■ Work item ■
From the records below, print exactly the lines starting at the one containing "Harborline Rail is" and ending at the one containing "The CFO of Juniper", ends included, and nothing else.

■ Extracted entries ■
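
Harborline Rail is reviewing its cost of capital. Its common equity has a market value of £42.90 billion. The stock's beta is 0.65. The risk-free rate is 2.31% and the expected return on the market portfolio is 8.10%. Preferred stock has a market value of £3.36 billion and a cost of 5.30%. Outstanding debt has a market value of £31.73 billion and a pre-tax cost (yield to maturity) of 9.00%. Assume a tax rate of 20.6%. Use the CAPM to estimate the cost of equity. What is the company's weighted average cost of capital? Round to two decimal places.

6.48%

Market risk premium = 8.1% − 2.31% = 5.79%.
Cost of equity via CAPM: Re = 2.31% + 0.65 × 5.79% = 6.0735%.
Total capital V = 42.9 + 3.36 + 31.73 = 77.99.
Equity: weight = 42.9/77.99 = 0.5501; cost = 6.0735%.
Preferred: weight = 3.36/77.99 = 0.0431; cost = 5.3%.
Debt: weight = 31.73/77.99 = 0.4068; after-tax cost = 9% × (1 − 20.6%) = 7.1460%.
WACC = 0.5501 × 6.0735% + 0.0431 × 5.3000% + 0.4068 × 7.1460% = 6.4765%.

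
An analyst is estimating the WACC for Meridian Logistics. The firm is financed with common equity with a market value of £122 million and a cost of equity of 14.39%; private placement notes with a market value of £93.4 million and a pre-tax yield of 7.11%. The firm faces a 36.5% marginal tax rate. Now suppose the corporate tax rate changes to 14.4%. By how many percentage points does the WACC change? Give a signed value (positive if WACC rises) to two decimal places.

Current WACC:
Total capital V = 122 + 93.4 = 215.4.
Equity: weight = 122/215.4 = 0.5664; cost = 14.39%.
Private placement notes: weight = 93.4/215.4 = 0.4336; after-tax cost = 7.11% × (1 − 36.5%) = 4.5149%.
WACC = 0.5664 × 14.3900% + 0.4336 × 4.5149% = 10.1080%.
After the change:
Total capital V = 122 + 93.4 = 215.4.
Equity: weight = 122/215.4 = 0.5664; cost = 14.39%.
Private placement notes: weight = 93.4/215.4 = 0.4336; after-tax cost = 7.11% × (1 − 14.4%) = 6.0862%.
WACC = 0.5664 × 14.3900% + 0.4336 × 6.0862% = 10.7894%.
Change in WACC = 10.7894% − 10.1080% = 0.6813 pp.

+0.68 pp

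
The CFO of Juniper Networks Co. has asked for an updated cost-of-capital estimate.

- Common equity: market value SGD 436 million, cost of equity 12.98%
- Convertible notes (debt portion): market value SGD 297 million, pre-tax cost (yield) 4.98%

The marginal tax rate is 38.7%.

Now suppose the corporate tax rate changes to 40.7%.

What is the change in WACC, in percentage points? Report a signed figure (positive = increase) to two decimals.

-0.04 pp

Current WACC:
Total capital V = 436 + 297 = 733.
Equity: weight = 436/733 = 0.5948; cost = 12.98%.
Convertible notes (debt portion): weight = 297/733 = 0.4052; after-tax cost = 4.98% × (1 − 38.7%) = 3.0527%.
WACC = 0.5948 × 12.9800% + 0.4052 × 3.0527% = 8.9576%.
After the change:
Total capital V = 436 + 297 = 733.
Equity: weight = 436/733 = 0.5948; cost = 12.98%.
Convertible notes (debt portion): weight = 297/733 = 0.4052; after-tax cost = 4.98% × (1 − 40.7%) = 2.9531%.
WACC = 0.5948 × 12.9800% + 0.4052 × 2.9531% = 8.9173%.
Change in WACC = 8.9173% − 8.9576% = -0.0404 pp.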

--

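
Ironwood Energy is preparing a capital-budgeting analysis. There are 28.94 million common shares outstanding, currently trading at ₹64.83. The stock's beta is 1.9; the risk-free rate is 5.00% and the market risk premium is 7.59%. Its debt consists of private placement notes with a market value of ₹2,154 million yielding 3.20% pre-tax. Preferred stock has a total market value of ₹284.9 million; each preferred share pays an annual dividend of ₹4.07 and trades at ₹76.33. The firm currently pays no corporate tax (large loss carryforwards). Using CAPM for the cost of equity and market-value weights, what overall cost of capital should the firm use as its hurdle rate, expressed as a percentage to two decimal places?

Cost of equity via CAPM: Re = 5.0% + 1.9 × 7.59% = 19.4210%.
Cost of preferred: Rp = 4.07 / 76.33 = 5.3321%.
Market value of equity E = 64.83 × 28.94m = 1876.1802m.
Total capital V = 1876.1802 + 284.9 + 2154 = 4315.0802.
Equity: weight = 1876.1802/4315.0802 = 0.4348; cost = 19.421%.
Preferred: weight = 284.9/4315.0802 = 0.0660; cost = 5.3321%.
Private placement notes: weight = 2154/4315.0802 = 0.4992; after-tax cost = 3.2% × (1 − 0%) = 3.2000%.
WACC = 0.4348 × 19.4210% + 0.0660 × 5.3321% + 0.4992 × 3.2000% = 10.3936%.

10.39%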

■ Completed exercise ■
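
Harborline Rail is reviewing its cost of capital. Its common equity has a market value of £42.90 billion. The stock's beta is 0.65. The risk-free rate is 2.31% and the expected return on the market portfolio is 8.10%. Preferred stock has a market value of £3.36 billion and a cost of 5.30%. Outstanding debt has a market value of £31.73 billion and a pre-tax cost (yield to maturity) of 9.00%. Assume a tax rate of 20.6%. Use the CAPM to estimate the cost of equity. What is the company's weighted average cost of capital? Round to two decimal places.

6.48%

Market risk premium = 8.1% − 2.31% = 5.79%.
Cost of equity via CAPM: Re = 2.31% + 0.65 × 5.79% = 6.0735%.
Total capital V = 42.9 + 3.36 + 31.73 = 77.99.
Equity: weight = 42.9/77.99 = 0.5501; cost = 6.0735%.
Preferred: weight = 3.36/77.99 = 0.0431; cost = 5.3%.
Debt: weight = 31.73/77.99 = 0.4068; after-tax cost = 9% × (1 − 20.6%) = 7.1460%.
WACC = 0.5501 × 6.0735% + 0.0431 × 5.3000% + 0.4068 × 7.1460% = 6.4765%.

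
An analyst is estimating the WACC for Meridian Logistics. The firm is financed with common equity with a market value of £122 million and a cost of equity of 14.39%; private placement notes with a market value of £93.4 million and a pre-tax yield of 7.11%. The firm faces a 36.5% marginal tax rate. Now suppose the corporate tax rate changes to 14.4%. By how many percentage points does the WACC change? Give a signed value (positive if WACC rises) to two decimal places.

Current WACC:
Total capital V = 122 + 93.4 = 215.4.
Equity: weight = 122/215.4 = 0.5664; cost = 14.39%.
Private placement notes: weight = 93.4/215.4 = 0.4336; after-tax cost = 7.11% × (1 − 36.5%) = 4.5149%.
WACC = 0.5664 × 14.3900% + 0.4336 × 4.5149% = 10.1080%.
After the change:
Total capital V = 122 + 93.4 = 215.4.
Equity: weight = 122/215.4 = 0.5664; cost = 14.39%.
Private placement notes: weight = 93.4/215.4 = 0.4336; after-tax cost = 7.11% × (1 − 14.4%) = 6.0862%.
WACC = 0.5664 × 14.3900% + 0.4336 × 6.0862% = 10.7894%.
Change in WACC = 10.7894% − 10.1080% = 0.6813 pp.

+0.68 pp

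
The CFO of Juniper Networks Co. has asked for an updated cost-of-capital estimate.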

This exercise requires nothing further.